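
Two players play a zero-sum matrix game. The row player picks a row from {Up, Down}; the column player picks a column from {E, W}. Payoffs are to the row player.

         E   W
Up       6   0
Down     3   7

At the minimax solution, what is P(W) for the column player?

3/10

Row minima: Up → 0, Down → 3; maximin = 3.
Column maxima: E → 6, W → 7; minimax = 6.
3 ≠ 6, so there is no saddle point; optimal play is mixed.
Let the row player play Up with probability p. Expected payoff against E: 6p + 3(1−p) = 3p + 3; against W: 0p + 7(1−p) = −7p + 7.
Setting these equal: 3p + 3 = −7p + 7 ⇒ 10p = 4 ⇒ p = 2/5, and the value is (3)·(2/5) + 3 = 21/5.
For the column player: with q = P(E), equating Up's and Down's payoffs gives 6q = −4q + 7 ⇒ q = 7/10.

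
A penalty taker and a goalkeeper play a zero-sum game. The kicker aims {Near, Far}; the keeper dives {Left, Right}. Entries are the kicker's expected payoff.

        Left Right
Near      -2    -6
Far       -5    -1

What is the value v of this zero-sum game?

-7/2

Row minima: Near → -6, Far → -5; maximin = -5.
Column maxima: Left → -2, Right → -1; minimax = -2.
-5 ≠ -2, so there is no saddle point; optimal play is mixed.
Let the kicker play Near with probability p. Expected payoff against Left: (-2)p + (-5)(1−p) = 3p − 5; against Right: (-6)p + (-1)(1−p) = −5p − 1.
Setting these equal: 3p − 5 = −5p − 1 ⇒ 8p = 4 ⇒ p = 1/2, and the value is (3)·(1/2) − 5 = -7/2.
For the keeper: with q = P(Left), equating Near's and Far's payoffs gives 4q − 6 = −4q − 1 ⇒ q = 5/8.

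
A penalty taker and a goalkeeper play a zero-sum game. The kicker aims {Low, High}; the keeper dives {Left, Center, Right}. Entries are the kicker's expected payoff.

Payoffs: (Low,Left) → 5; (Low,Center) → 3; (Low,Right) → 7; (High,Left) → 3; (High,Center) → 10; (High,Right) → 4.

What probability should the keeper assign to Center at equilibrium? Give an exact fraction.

2/9

Row minima: Low → 3, High → 3; maximin = 3.
Column maxima: Left → 5, Center → 10, Right → 7; minimax = 5.
3 ≠ 5, so there is no saddle point; optimal play is mixed.
Right is strictly dominated by Left (it gives the kicker strictly more in every row), so the keeper never plays it.
On the remaining 2×2 (Low, High vs Left, Center):
Let the kicker play Low with probability p. Expected payoff against Left: 5p + 3(1−p) = 2p + 3; against Center: 3p + 10(1−p) = −7p + 10.
Setting these equal: 2p + 3 = −7p + 10 ⇒ 9p = 7 ⇒ p = 7/9, and the value is (2)·(7/9) + 3 = 41/9.
For the keeper: with q = P(Left), equating Low's and High's payoffs gives 2q + 3 = −7q + 10 ⇒ q = 7/9.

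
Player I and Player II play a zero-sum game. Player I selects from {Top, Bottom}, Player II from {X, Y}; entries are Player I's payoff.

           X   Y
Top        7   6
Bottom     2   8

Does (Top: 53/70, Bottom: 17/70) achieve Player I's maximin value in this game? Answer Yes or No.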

What to do: Every entry is to be printed exactly as given.

Exercise answer:
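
Two players play a zero-sum matrix game. The row player picks a row from {Up, Down}; the column player picks a column from {E, W}. Payoffs are to the row player.

         E   W
Up       6   0
Down     3   7

At the minimax solution, what is P(W) for the column player?

3/10

Row minima: Up → 0, Down → 3; maximin = 3.
Column maxima: E → 6, W → 7; minimax = 6.
3 ≠ 6, so there is no saddle point; optimal play is mixed.
Let the row player play Up with probability p. Expected payoff against E: 6p + 3(1−p) = 3p + 3; against W: 0p + 7(1−p) = −7p + 7.
Setting these equal: 3p + 3 = −7p + 7 ⇒ 10p = 4 ⇒ p = 2/5, and the value is (3)·(2/5) + 3 = 21/5.
For the column player: with q = P(E), equating Up's and Down's payoffs gives 6q = −4q + 7 ⇒ q = 7/10.

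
A penalty taker and a goalkeeper play a zero-sum game. The kicker aims {Near, Far}; the keeper dives {Left, Right}. Entries are the kicker's expected payoff.

        Left Right
Near      -2    -6
Far       -5    -1

What is the value v of this zero-sum game?

-7/2

Row minima: Near → -6, Far → -5; maximin = -5.
Column maxima: Left → -2, Right → -1; minimax = -2.
-5 ≠ -2, so there is no saddle point; optimal play is mixed.
Let the kicker play Near with probability p. Expected payoff against Left: (-2)p + (-5)(1−p) = 3p − 5; against Right: (-6)p + (-1)(1−p) = −5p − 1.
Setting these equal: 3p − 5 = −5p − 1 ⇒ 8p = 4 ⇒ p = 1/2, and the value is (3)·(1/2) − 5 = -7/2.
For the keeper: with q = P(Left), equating Near's and Far's payoffs gives 4q − 6 = −4q − 1 ⇒ q = 5/8.

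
A penalty taker and a goalkeeper play a zero-sum game. The kicker aims {Low, High}; the keeper dives {Left, Center, Right}. Entries are the kicker's expected payoff.

Payoffs: (Low,Left) → 5; (Low,Center) → 3; (Low,Right) → 7; (High,Left) → 3; (High,Center) → 10; (High,Right) → 4.

What probability should the keeper assign to Center at equilibrium? Give an exact fraction.

2/9

Row minima: Low → 3, High → 3; maximin = 3.
Column maxima: Left → 5, Center → 10, Right → 7; minimax = 5.
3 ≠ 5, so there is no saddle point; optimal play is mixed.
Right is strictly dominated by Left (it gives the kicker strictly more in every row), so the keeper never plays it.
On the remaining 2×2 (Low, High vs Left, Center):
Let the kicker play Low with probability p. Expected payoff against Left: 5p + 3(1−p) = 2p + 3; against Center: 3p + 10(1−p) = −7p + 10.
Setting these equal: 2p + 3 = −7p + 10 ⇒ 9p = 7 ⇒ p = 7/9, and the value is (2)·(7/9) + 3 = 41/9.
For the keeper: with q = P(Left), equating Low's and High's payoffs gives 2q + 3 = −7q + 10 ⇒ q = 7/9.

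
Player I and Player II play a zero-sum game. Player I selects from {Top, Bottom}, Player II from {X, Y}; entries are Player I's payoff.

           X   Y
Top        7   6
Bottom     2   8

Does (Top: 53/70, Bottom: 17/70) achieve Player I's maximin value in this game? Answer Yes or No.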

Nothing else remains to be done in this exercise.